___ EXCERPTED RECORDS ___

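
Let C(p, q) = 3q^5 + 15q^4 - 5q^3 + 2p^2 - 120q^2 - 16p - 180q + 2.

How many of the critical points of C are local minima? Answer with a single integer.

2

C separates as a function of p plus a function of q, so ∇C=0 decouples.
∂C/∂p = 4(p - 4) = 0 at p ∈ {4}; ∂C/∂q = 15(q - 2)(q + 1)(q + 2)(q + 3) = 0 at q ∈ {-3, -2, -1, 2}.
The Hessian is diagonal: diag(C_pp, C_qq). Second derivatives: C_pp(4)=4; C_qq(-3)=-150, C_qq(-2)=60, C_qq(-1)=-90, C_qq(2)=900.
Local minima occur where both diagonal entries positive: (4, -2), (4, 2). Count: 2.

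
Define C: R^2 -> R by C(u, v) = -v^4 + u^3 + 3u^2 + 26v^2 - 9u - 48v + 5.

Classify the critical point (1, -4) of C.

saddle point

The mixed partial ∂²C/∂u∂v is 0, so the Hessian at any point is diag(C_uu, C_vv) = diag(6(u + 1), 4(-3v^2 + 13)).
At (1, -4): H = diag(12, -140).
The eigenvalues have opposite signs, so H is indefinite: a saddle point.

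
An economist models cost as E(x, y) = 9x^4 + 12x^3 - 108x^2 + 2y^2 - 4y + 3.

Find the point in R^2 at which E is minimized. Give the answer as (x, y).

E(x,y) separates as P(x) + Q(y) + 3, so its minimum is min P + min Q + 3.
P'(x) = 36x(x - 2)(x + 3) vanishes at x ∈ {-3, 0, 2}; Q'(y) = 4y - 4 vanishes at y ∈ {1}.
Local minima of P (where P''>0): P(-3)=-567, P(2)=-192. Local minima of Q: Q(1)=-2.
So the global minimum of E is P(-3) + Q(1) + 3 = -567 − 2 + 3 = -566, attained at (-3, 1).

(-3, 1)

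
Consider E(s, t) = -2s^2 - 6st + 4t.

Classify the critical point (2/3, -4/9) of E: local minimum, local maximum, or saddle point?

The Hessian of E is constant: H = [[-4, -6], [-6, 0]].
det(H) = (-4)·0 − (-6)² = -36.
Since det(H) < 0, H is indefinite and the critical point is a saddle point.

saddle point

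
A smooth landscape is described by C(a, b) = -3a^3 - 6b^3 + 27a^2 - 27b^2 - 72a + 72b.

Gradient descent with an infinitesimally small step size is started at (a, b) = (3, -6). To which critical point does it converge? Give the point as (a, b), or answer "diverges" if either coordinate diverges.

C is separable, so gradient descent decouples: a follows -∂C/∂a, b follows -∂C/∂b.
∂C/∂a = -9(a - 4)(a - 2); at a=3 this is 9, so a decreases.
∂C/∂b = -18(b - 1)(b + 4); at b=-6 this is -252, so b increases.
a converges to its nearest critical value 2 (a local min of the a-part); b converges to -4. The iterate converges to (2, -4).

(2, -4)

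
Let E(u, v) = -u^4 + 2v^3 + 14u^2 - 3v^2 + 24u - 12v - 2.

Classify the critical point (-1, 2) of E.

local minimum

The mixed partial ∂²E/∂u∂v is 0, so the Hessian at any point is diag(E_uu, E_vv) = diag(4(-3u^2 + 7), 6(2v - 1)).
At (-1, 2): H = diag(16, 18).
Both eigenvalues are positive, so H is positive definite: a local minimum.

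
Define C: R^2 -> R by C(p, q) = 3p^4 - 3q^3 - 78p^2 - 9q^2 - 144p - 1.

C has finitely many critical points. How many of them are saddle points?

C separates as a function of p plus a function of q, so ∇C=0 decouples.
∂C/∂p = 12(p - 4)(p + 1)(p + 3) = 0 at p ∈ {-3, -1, 4}; ∂C/∂q = -9q(q + 2) = 0 at q ∈ {-2, 0}.
The Hessian is diagonal: diag(C_pp, C_qq). Second derivatives: C_pp(-3)=168, C_pp(-1)=-120, C_pp(4)=420; C_qq(-2)=18, C_qq(0)=-18.
Saddle points occur where the two diagonal entries have opposite signs: (-3, 0), (-1, -2), (4, 0). Count: 3.

3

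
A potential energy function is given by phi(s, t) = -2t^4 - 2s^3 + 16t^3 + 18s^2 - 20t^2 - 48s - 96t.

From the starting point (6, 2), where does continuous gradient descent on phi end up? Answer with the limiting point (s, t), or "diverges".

diverges

phi is separable, so gradient descent decouples: s follows -∂phi/∂s, t follows -∂phi/∂t.
∂phi/∂s = -6(s - 4)(s - 2); at s=6 this is -48, so s increases.
∂phi/∂t = -8(t - 4)(t - 3)(t + 1); at t=2 this is -48, so t increases.
The s-coordinate has no critical point in that direction and runs off to infinity.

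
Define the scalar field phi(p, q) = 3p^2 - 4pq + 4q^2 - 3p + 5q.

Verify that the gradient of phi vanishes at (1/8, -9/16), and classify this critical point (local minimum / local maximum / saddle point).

local minimum

∇phi = (6p - 4q - 3, -4p + 8q + 5); substituting (1/8, -9/16) gives ∇phi = (0, 0), so (1/8, -9/16) is indeed a critical point.
The Hessian of phi is constant: H = [[6, -4], [-4, 8]].
det(H) = 6·8 − (-4)² = 32.
det(H) > 0 and tr(H) = 14 > 0, so H is positive definite and the point is a local minimum.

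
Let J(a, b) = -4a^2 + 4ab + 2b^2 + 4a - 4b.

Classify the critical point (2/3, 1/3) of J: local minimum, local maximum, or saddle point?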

___

=== PROBLEM TO SOLVE ===
Include both ends. Return the line holding "A potential energy" and all lines after it in the records above, exactly as written.

=== REPLY ===
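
A potential energy function is given by phi(s, t) = -2t^4 - 2s^3 + 16t^3 + 18s^2 - 20t^2 - 48s - 96t.

From the starting point (6, 2), where does continuous gradient descent on phi end up? Answer with the limiting point (s, t), or "diverges".

diverges

phi is separable, so gradient descent decouples: s follows -∂phi/∂s, t follows -∂phi/∂t.
∂phi/∂s = -6(s - 4)(s - 2); at s=6 this is -48, so s increases.
∂phi/∂t = -8(t - 4)(t - 3)(t + 1); at t=2 this is -48, so t increases.
The s-coordinate has no critical point in that direction and runs off to infinity.

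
Define the scalar field phi(p, q) = 3p^2 - 4pq + 4q^2 - 3p + 5q.

Verify that the gradient of phi vanishes at (1/8, -9/16), and classify this critical point (local minimum / local maximum / saddle point).

local minimum

∇phi = (6p - 4q - 3, -4p + 8q + 5); substituting (1/8, -9/16) gives ∇phi = (0, 0), so (1/8, -9/16) is indeed a critical point.
The Hessian of phi is constant: H = [[6, -4], [-4, 8]].
det(H) = 6·8 − (-4)² = 32.
det(H) > 0 and tr(H) = 14 > 0, so H is positive definite and the point is a local minimum.

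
Let J(a, b) = -4a^2 + 4ab + 2b^2 + 4a - 4b.

Classify the critical point (2/3, 1/3) of J: local minimum, local maximum, or saddle point?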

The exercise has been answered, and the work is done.